= Your task =
Copy out the entries that follow, exactly as written.

* * * * *

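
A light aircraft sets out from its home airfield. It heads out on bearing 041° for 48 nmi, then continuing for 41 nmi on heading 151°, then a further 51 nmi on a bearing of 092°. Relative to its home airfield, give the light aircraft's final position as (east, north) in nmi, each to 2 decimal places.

Leg 1 (041°, 48 nmi): east 48 sin 41° = 31.49, north 48 cos 41° = 36.23
Leg 2 (151°, 41 nmi): east 41 sin 151° = 19.88, north 41 cos 151° = -35.86
Leg 3 (092°, 51 nmi): east 51 sin 92° = 50.97, north 51 cos 92° = -1.78
Summing: 102.34 nmi east, -1.41 nmi north → (102.34, -1.41).

(102.34, -1.41)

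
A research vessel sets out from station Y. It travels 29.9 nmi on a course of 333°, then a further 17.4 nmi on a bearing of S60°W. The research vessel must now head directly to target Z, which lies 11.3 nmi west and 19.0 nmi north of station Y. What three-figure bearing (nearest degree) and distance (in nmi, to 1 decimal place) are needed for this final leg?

087°, 17.4 nmi

Leg 1 (333°, 29.9 nmi): east 29.9 sin 333° = -13.57, north 29.9 cos 333° = 26.64
Leg 2 (S60°W, 17.4 nmi): east 17.4 sin 240° = -15.07, north 17.4 cos 240° = -8.70
Current position: (-28.64, 17.94). Target: (-11.3, 19.0). Remaining: Δeast = 17.34, Δnorth = 1.06.
Bearing = atan2(17.34, 1.06) mod 360° = 86.51°; distance = √((17.34)² + (1.06)²) = 17.375 nmi.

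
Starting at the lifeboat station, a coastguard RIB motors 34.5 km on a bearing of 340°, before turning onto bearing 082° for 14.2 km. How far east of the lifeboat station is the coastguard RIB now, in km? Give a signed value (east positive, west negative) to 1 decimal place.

2.3 km

Leg 1 (340°, 34.5 km): east 34.5 sin 340° = -11.80, north 34.5 cos 340° = 32.42
Leg 2 (082°, 14.2 km): east 14.2 sin 82° = 14.06, north 14.2 cos 82° = 1.98
Net east component: 2.26 km.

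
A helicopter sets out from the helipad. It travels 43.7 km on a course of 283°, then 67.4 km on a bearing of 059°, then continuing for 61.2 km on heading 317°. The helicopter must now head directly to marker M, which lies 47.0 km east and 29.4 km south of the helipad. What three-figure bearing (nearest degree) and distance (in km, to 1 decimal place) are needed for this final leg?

148°, 139.6 km

Leg 1 (283°, 43.7 km): east 43.7 sin 283° = -42.58, north 43.7 cos 283° = 9.83
Leg 2 (059°, 67.4 km): east 67.4 sin 59° = 57.77, north 67.4 cos 59° = 34.71
Leg 3 (317°, 61.2 km): east 61.2 sin 317° = -41.74, north 61.2 cos 317° = 44.76
Current position: (-26.55, 89.30). Target: (47.0, -29.4). Remaining: Δeast = 73.55, Δnorth = -118.70.
Bearing = atan2(73.55, -118.70) mod 360° = 148.22°; distance = √((73.55)² + (-118.70)²) = 139.640 km.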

* * * * *

= Completed task =
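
A light aircraft sets out from its home airfield. It heads out on bearing 041° for 48 nmi, then continuing for 41 nmi on heading 151°, then a further 51 nmi on a bearing of 092°. Relative to its home airfield, give the light aircraft's final position as (east, north) in nmi, each to 2 decimal places.

Leg 1 (041°, 48 nmi): east 48 sin 41° = 31.49, north 48 cos 41° = 36.23
Leg 2 (151°, 41 nmi): east 41 sin 151° = 19.88, north 41 cos 151° = -35.86
Leg 3 (092°, 51 nmi): east 51 sin 92° = 50.97, north 51 cos 92° = -1.78
Summing: 102.34 nmi east, -1.41 nmi north → (102.34, -1.41).

(102.34, -1.41)

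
A research vessel sets out from station Y. It travels 29.9 nmi on a course of 333°, then a further 17.4 nmi on a bearing of S60°W. The research vessel must now head directly to target Z, which lies 11.3 nmi west and 19.0 nmi north of station Y. What three-figure bearing (nearest degree) and distance (in nmi, to 1 decimal place) are needed for this final leg?

087°, 17.4 nmi

Leg 1 (333°, 29.9 nmi): east 29.9 sin 333° = -13.57, north 29.9 cos 333° = 26.64
Leg 2 (S60°W, 17.4 nmi): east 17.4 sin 240° = -15.07, north 17.4 cos 240° = -8.70
Current position: (-28.64, 17.94). Target: (-11.3, 19.0). Remaining: Δeast = 17.34, Δnorth = 1.06.
Bearing = atan2(17.34, 1.06) mod 360° = 86.51°; distance = √((17.34)² + (1.06)²) = 17.375 nmi.

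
Starting at the lifeboat station, a coastguard RIB motors 34.5 km on a bearing of 340°, before turning onto bearing 082° for 14.2 km. How far east of the lifeboat station is the coastguard RIB now, in km? Give a signed value (east positive, west negative) to 1 decimal place.

2.3 km

Leg 1 (340°, 34.5 km): east 34.5 sin 340° = -11.80, north 34.5 cos 340° = 32.42
Leg 2 (082°, 14.2 km): east 14.2 sin 82° = 14.06, north 14.2 cos 82° = 1.98
Net east component: 2.26 km.

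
A helicopter sets out from the helipad. It travels 43.7 km on a course of 283°, then 67.4 km on a bearing of 059°, then continuing for 61.2 km on heading 317°. The helicopter must now head directly to marker M, which lies 47.0 km east and 29.4 km south of the helipad. What three-figure bearing (nearest degree) and distance (in km, to 1 decimal place) are needed for this final leg?

148°, 139.6 km

Leg 1 (283°, 43.7 km): east 43.7 sin 283° = -42.58, north 43.7 cos 283° = 9.83
Leg 2 (059°, 67.4 km): east 67.4 sin 59° = 57.77, north 67.4 cos 59° = 34.71
Leg 3 (317°, 61.2 km): east 61.2 sin 317° = -41.74, north 61.2 cos 317° = 44.76
Current position: (-26.55, 89.30). Target: (47.0, -29.4). Remaining: Δeast = 73.55, Δnorth = -118.70.
Bearing = atan2(73.55, -118.70) mod 360° = 148.22°; distance = √((73.55)² + (-118.70)²) = 139.640 km.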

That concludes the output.